### Exercise objective
Repeat exactly the lines of the entries below from the one with "E: arrival=8, burst=4, nice=3" through the one with "A single-CPU scheduler", both ends included, and nothing else.

Saved entries:
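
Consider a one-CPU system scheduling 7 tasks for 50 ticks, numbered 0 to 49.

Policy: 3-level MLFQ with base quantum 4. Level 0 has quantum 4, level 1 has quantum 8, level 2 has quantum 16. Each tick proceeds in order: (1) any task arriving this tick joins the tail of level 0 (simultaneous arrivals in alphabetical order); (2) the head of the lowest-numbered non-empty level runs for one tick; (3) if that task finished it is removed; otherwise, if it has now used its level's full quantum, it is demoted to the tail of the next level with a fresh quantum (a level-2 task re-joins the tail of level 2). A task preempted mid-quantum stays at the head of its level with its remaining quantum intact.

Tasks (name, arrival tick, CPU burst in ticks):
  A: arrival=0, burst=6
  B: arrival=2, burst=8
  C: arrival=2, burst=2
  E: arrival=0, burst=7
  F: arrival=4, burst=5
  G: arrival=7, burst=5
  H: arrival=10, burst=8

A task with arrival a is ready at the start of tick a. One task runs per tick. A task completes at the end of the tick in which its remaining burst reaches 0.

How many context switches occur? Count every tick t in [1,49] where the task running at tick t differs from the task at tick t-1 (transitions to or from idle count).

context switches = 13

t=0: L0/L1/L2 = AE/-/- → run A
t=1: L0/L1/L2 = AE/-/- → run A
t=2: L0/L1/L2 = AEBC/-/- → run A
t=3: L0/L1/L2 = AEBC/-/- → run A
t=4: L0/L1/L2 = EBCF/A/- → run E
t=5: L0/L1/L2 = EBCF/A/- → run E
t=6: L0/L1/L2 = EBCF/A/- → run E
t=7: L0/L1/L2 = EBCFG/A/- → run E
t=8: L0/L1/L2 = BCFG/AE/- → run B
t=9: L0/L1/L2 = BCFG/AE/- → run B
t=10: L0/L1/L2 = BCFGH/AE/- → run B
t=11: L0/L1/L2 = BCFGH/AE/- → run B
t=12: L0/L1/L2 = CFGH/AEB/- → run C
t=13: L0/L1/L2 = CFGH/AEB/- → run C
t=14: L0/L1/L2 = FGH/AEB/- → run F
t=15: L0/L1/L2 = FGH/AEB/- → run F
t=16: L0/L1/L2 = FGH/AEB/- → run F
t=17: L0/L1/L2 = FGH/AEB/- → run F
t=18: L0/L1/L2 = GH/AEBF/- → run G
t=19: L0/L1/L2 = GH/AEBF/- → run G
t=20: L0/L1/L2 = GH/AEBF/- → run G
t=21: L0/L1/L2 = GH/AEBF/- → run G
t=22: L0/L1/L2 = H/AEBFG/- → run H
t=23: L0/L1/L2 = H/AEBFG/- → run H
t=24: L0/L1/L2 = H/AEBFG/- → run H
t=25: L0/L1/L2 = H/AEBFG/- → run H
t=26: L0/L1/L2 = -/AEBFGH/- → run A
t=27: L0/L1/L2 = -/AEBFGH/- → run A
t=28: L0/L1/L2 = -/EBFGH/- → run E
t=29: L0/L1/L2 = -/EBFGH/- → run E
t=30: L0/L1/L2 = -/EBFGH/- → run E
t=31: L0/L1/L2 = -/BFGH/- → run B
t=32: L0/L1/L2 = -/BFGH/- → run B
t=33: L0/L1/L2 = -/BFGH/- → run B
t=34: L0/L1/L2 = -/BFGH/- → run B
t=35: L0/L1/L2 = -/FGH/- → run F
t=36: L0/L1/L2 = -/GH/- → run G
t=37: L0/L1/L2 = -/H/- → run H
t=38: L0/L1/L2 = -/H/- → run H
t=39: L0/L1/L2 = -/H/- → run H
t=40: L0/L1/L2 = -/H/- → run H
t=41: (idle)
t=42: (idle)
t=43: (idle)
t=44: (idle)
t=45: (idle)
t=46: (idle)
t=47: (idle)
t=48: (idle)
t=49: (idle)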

--

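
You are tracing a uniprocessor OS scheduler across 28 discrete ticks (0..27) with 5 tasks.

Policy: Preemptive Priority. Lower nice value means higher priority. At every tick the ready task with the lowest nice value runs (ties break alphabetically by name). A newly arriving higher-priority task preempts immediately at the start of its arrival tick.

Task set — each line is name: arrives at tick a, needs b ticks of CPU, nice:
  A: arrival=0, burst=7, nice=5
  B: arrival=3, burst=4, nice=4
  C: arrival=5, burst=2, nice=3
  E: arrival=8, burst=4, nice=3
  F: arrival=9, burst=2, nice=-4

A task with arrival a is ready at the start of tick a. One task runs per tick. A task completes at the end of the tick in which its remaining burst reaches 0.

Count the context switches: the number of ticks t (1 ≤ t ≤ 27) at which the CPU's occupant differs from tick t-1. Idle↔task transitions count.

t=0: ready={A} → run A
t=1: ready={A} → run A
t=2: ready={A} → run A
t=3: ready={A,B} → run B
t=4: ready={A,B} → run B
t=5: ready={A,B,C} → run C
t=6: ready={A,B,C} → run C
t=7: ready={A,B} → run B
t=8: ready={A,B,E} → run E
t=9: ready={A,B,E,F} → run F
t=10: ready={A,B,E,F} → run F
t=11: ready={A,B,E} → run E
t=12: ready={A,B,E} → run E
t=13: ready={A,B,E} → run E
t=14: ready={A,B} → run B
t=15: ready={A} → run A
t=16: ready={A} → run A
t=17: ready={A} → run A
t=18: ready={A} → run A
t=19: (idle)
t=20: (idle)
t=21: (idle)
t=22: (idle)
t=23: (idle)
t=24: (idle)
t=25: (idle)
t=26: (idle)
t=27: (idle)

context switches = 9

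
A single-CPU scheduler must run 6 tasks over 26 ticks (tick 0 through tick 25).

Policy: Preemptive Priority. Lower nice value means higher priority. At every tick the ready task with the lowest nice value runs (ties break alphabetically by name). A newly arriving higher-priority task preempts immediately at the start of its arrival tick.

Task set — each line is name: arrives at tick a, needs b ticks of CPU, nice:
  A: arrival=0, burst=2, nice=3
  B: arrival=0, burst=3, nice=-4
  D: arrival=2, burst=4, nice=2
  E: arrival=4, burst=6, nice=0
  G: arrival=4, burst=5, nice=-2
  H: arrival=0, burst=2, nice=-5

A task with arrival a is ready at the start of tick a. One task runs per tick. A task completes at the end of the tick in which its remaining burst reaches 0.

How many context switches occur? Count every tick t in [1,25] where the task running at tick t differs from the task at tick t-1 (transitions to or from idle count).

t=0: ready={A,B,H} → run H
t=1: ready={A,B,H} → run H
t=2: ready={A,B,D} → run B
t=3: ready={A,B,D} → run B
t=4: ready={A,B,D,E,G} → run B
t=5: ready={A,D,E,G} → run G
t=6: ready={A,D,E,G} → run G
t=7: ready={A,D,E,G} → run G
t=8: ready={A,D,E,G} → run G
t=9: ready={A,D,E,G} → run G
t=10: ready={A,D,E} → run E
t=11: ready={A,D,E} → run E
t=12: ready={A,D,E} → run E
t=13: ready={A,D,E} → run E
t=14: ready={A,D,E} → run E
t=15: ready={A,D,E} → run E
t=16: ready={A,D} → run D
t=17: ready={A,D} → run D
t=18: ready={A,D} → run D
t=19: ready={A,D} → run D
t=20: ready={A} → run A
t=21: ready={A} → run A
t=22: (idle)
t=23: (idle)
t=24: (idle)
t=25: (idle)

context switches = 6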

### Problem solution
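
  E: arrival=8, burst=4, nice=3
  F: arrival=9, burst=2, nice=-4

A task with arrival a is ready at the start of tick a. One task runs per tick. A task completes at the end of the tick in which its remaining burst reaches 0.

Count the context switches: the number of ticks t (1 ≤ t ≤ 27) at which the CPU's occupant differs from tick t-1. Idle↔task transitions count.

t=0: ready={A} → run A
t=1: ready={A} → run A
t=2: ready={A} → run A
t=3: ready={A,B} → run B
t=4: ready={A,B} → run B
t=5: ready={A,B,C} → run C
t=6: ready={A,B,C} → run C
t=7: ready={A,B} → run B
t=8: ready={A,B,E} → run E
t=9: ready={A,B,E,F} → run F
t=10: ready={A,B,E,F} → run F
t=11: ready={A,B,E} → run E
t=12: ready={A,B,E} → run E
t=13: ready={A,B,E} → run E
t=14: ready={A,B} → run B
t=15: ready={A} → run A
t=16: ready={A} → run A
t=17: ready={A} → run A
t=18: ready={A} → run A
t=19: (idle)
t=20: (idle)
t=21: (idle)
t=22: (idle)
t=23: (idle)
t=24: (idle)
t=25: (idle)
t=26: (idle)
t=27: (idle)

context switches = 9

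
A single-CPU scheduler must run 6 tasks over 26 ticks (tick 0 through tick 25).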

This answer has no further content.